Task brief: Could you return the listing below exactly, with every line intact?

* * *

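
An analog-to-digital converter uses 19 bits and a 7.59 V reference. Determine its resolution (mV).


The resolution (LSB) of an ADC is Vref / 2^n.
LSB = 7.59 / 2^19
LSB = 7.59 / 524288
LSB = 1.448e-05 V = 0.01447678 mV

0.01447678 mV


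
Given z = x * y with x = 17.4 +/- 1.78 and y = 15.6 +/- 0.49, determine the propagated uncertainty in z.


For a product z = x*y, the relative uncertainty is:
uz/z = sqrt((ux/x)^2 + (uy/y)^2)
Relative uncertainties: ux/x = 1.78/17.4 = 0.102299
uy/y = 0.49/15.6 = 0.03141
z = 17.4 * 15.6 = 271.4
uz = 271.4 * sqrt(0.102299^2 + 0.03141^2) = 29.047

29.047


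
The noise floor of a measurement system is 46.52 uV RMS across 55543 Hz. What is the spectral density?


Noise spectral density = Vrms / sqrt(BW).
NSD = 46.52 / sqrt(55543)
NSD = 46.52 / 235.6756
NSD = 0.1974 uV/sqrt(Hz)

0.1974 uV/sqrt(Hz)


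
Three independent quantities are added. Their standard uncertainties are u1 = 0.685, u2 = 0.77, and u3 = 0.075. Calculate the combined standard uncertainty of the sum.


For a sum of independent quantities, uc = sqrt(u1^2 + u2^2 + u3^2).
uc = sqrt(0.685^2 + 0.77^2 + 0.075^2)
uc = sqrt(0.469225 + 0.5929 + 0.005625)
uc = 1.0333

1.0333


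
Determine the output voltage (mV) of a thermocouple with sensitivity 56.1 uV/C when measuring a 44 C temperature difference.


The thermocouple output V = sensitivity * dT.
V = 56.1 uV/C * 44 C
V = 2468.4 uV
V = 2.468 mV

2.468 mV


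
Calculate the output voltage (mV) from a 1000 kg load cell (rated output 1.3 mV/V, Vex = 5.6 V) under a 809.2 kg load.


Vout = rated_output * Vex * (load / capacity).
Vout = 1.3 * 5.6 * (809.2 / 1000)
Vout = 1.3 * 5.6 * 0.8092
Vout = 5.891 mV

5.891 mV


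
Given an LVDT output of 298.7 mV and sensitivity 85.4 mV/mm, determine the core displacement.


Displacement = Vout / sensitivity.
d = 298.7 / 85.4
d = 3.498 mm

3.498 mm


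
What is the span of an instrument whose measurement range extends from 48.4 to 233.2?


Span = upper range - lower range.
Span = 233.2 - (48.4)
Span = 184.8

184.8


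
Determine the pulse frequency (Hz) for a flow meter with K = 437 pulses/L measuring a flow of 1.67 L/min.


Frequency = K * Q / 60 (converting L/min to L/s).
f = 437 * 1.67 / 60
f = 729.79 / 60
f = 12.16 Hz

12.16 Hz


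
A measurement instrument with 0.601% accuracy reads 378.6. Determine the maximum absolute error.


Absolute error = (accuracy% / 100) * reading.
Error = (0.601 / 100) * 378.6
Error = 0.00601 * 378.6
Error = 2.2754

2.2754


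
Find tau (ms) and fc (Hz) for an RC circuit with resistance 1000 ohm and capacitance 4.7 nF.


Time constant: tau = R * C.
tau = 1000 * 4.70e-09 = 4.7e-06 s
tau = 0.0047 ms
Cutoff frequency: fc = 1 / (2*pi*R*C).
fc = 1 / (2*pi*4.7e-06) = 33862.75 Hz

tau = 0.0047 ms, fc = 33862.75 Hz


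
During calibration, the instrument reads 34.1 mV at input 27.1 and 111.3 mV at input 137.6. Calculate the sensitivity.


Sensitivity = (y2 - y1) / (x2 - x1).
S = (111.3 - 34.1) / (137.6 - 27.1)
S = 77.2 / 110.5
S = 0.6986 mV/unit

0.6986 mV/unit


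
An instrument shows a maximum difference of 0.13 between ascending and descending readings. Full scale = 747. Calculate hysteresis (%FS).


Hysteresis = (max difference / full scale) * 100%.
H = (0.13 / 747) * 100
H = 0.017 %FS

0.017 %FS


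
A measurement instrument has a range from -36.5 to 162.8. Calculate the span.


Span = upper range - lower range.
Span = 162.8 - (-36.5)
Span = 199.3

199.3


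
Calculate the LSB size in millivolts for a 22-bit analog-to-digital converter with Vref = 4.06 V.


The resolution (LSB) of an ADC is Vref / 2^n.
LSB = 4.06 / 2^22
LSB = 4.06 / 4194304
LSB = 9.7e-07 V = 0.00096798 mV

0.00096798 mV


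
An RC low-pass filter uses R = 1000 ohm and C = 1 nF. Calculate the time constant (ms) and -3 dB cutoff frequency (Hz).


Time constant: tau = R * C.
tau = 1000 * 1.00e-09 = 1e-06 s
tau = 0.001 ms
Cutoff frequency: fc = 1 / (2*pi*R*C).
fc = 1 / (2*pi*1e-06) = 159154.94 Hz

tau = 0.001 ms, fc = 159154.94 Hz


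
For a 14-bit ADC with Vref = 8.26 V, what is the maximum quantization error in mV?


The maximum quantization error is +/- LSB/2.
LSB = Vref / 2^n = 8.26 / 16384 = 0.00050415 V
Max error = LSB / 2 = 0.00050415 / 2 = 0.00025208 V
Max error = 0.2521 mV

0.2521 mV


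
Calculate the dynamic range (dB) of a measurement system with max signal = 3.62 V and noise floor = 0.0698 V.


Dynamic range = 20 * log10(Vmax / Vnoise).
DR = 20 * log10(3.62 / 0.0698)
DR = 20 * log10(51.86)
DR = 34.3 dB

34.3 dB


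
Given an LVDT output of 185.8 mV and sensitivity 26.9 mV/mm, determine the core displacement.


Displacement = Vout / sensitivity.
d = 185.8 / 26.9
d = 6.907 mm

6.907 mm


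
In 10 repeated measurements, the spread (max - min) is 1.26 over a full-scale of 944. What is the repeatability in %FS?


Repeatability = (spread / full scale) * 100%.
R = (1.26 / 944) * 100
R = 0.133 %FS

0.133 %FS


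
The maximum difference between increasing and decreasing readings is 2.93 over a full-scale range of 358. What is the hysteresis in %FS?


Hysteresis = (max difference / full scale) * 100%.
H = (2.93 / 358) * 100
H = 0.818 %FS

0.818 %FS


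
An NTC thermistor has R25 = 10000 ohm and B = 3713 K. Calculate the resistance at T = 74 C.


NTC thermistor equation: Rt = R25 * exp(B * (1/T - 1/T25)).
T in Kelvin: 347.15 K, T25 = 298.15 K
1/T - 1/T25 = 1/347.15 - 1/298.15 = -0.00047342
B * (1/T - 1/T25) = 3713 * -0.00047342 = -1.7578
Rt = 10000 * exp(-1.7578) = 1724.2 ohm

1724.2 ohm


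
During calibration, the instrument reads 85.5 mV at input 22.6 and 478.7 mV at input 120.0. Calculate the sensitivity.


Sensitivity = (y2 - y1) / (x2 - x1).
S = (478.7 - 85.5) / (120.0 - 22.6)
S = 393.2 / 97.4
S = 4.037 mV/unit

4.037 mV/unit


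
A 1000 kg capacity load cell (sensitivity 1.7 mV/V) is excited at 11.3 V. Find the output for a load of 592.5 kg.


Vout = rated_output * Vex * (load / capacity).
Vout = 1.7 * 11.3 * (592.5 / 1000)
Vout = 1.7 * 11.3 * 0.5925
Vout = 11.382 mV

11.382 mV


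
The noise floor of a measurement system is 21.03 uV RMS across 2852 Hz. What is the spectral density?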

* * *

Finished task:
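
An analog-to-digital converter uses 19 bits and a 7.59 V reference. Determine its resolution (mV).


The resolution (LSB) of an ADC is Vref / 2^n.
LSB = 7.59 / 2^19
LSB = 7.59 / 524288
LSB = 1.448e-05 V = 0.01447678 mV

0.01447678 mV


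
Given z = x * y with x = 17.4 +/- 1.78 and y = 15.6 +/- 0.49, determine the propagated uncertainty in z.


For a product z = x*y, the relative uncertainty is:
uz/z = sqrt((ux/x)^2 + (uy/y)^2)
Relative uncertainties: ux/x = 1.78/17.4 = 0.102299
uy/y = 0.49/15.6 = 0.03141
z = 17.4 * 15.6 = 271.4
uz = 271.4 * sqrt(0.102299^2 + 0.03141^2) = 29.047

29.047


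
The noise floor of a measurement system is 46.52 uV RMS across 55543 Hz. What is the spectral density?


Noise spectral density = Vrms / sqrt(BW).
NSD = 46.52 / sqrt(55543)
NSD = 46.52 / 235.6756
NSD = 0.1974 uV/sqrt(Hz)

0.1974 uV/sqrt(Hz)


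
Three independent quantities are added. Their standard uncertainties are u1 = 0.685, u2 = 0.77, and u3 = 0.075. Calculate the combined standard uncertainty of the sum.


For a sum of independent quantities, uc = sqrt(u1^2 + u2^2 + u3^2).
uc = sqrt(0.685^2 + 0.77^2 + 0.075^2)
uc = sqrt(0.469225 + 0.5929 + 0.005625)
uc = 1.0333

1.0333


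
Determine the output voltage (mV) of a thermocouple with sensitivity 56.1 uV/C when measuring a 44 C temperature difference.


The thermocouple output V = sensitivity * dT.
V = 56.1 uV/C * 44 C
V = 2468.4 uV
V = 2.468 mV

2.468 mV


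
Calculate the output voltage (mV) from a 1000 kg load cell (rated output 1.3 mV/V, Vex = 5.6 V) under a 809.2 kg load.


Vout = rated_output * Vex * (load / capacity).
Vout = 1.3 * 5.6 * (809.2 / 1000)
Vout = 1.3 * 5.6 * 0.8092
Vout = 5.891 mV

5.891 mV


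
Given an LVDT output of 298.7 mV and sensitivity 85.4 mV/mm, determine the core displacement.


Displacement = Vout / sensitivity.
d = 298.7 / 85.4
d = 3.498 mm

3.498 mm


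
What is the span of an instrument whose measurement range extends from 48.4 to 233.2?


Span = upper range - lower range.
Span = 233.2 - (48.4)
Span = 184.8

184.8


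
Determine the pulse frequency (Hz) for a flow meter with K = 437 pulses/L measuring a flow of 1.67 L/min.


Frequency = K * Q / 60 (converting L/min to L/s).
f = 437 * 1.67 / 60
f = 729.79 / 60
f = 12.16 Hz

12.16 Hz


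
A measurement instrument with 0.601% accuracy reads 378.6. Determine the maximum absolute error.


Absolute error = (accuracy% / 100) * reading.
Error = (0.601 / 100) * 378.6
Error = 0.00601 * 378.6
Error = 2.2754

2.2754


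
Find tau (ms) and fc (Hz) for an RC circuit with resistance 1000 ohm and capacitance 4.7 nF.


Time constant: tau = R * C.
tau = 1000 * 4.70e-09 = 4.7e-06 s
tau = 0.0047 ms
Cutoff frequency: fc = 1 / (2*pi*R*C).
fc = 1 / (2*pi*4.7e-06) = 33862.75 Hz

tau = 0.0047 ms, fc = 33862.75 Hz


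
During calibration, the instrument reads 34.1 mV at input 27.1 and 111.3 mV at input 137.6. Calculate the sensitivity.


Sensitivity = (y2 - y1) / (x2 - x1).
S = (111.3 - 34.1) / (137.6 - 27.1)
S = 77.2 / 110.5
S = 0.6986 mV/unit

0.6986 mV/unit


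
An instrument shows a maximum difference of 0.13 between ascending and descending readings. Full scale = 747. Calculate hysteresis (%FS).


Hysteresis = (max difference / full scale) * 100%.
H = (0.13 / 747) * 100
H = 0.017 %FS

0.017 %FS


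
A measurement instrument has a range from -36.5 to 162.8. Calculate the span.


Span = upper range - lower range.
Span = 162.8 - (-36.5)
Span = 199.3

199.3


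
Calculate the LSB size in millivolts for a 22-bit analog-to-digital converter with Vref = 4.06 V.


The resolution (LSB) of an ADC is Vref / 2^n.
LSB = 4.06 / 2^22
LSB = 4.06 / 4194304
LSB = 9.7e-07 V = 0.00096798 mV

0.00096798 mV


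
An RC low-pass filter uses R = 1000 ohm and C = 1 nF. Calculate the time constant (ms) and -3 dB cutoff frequency (Hz).


Time constant: tau = R * C.
tau = 1000 * 1.00e-09 = 1e-06 s
tau = 0.001 ms
Cutoff frequency: fc = 1 / (2*pi*R*C).
fc = 1 / (2*pi*1e-06) = 159154.94 Hz

tau = 0.001 ms, fc = 159154.94 Hz


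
For a 14-bit ADC with Vref = 8.26 V, what is the maximum quantization error in mV?


The maximum quantization error is +/- LSB/2.
LSB = Vref / 2^n = 8.26 / 16384 = 0.00050415 V
Max error = LSB / 2 = 0.00050415 / 2 = 0.00025208 V
Max error = 0.2521 mV

0.2521 mV


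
Calculate the dynamic range (dB) of a measurement system with max signal = 3.62 V and noise floor = 0.0698 V.


Dynamic range = 20 * log10(Vmax / Vnoise).
DR = 20 * log10(3.62 / 0.0698)
DR = 20 * log10(51.86)
DR = 34.3 dB

34.3 dB


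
Given an LVDT output of 185.8 mV and sensitivity 26.9 mV/mm, determine the core displacement.


Displacement = Vout / sensitivity.
d = 185.8 / 26.9
d = 6.907 mm

6.907 mm


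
In 10 repeated measurements, the spread (max - min) is 1.26 over a full-scale of 944. What is the repeatability in %FS?


Repeatability = (spread / full scale) * 100%.
R = (1.26 / 944) * 100
R = 0.133 %FS

0.133 %FS


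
The maximum difference between increasing and decreasing readings is 2.93 over a full-scale range of 358. What is the hysteresis in %FS?


Hysteresis = (max difference / full scale) * 100%.
H = (2.93 / 358) * 100
H = 0.818 %FS

0.818 %FS


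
An NTC thermistor has R25 = 10000 ohm and B = 3713 K. Calculate the resistance at T = 74 C.


NTC thermistor equation: Rt = R25 * exp(B * (1/T - 1/T25)).
T in Kelvin: 347.15 K, T25 = 298.15 K
1/T - 1/T25 = 1/347.15 - 1/298.15 = -0.00047342
B * (1/T - 1/T25) = 3713 * -0.00047342 = -1.7578
Rt = 10000 * exp(-1.7578) = 1724.2 ohm

1724.2 ohm


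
During calibration, the instrument reads 85.5 mV at input 22.6 and 478.7 mV at input 120.0. Calculate the sensitivity.


Sensitivity = (y2 - y1) / (x2 - x1).
S = (478.7 - 85.5) / (120.0 - 22.6)
S = 393.2 / 97.4
S = 4.037 mV/unit

4.037 mV/unit


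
A 1000 kg capacity load cell (sensitivity 1.7 mV/V) is excited at 11.3 V. Find the output for a load of 592.5 kg.


Vout = rated_output * Vex * (load / capacity).
Vout = 1.7 * 11.3 * (592.5 / 1000)
Vout = 1.7 * 11.3 * 0.5925
Vout = 11.382 mV

11.382 mV


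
The noise floor of a measurement system is 21.03 uV RMS across 2852 Hz. What is the spectral density?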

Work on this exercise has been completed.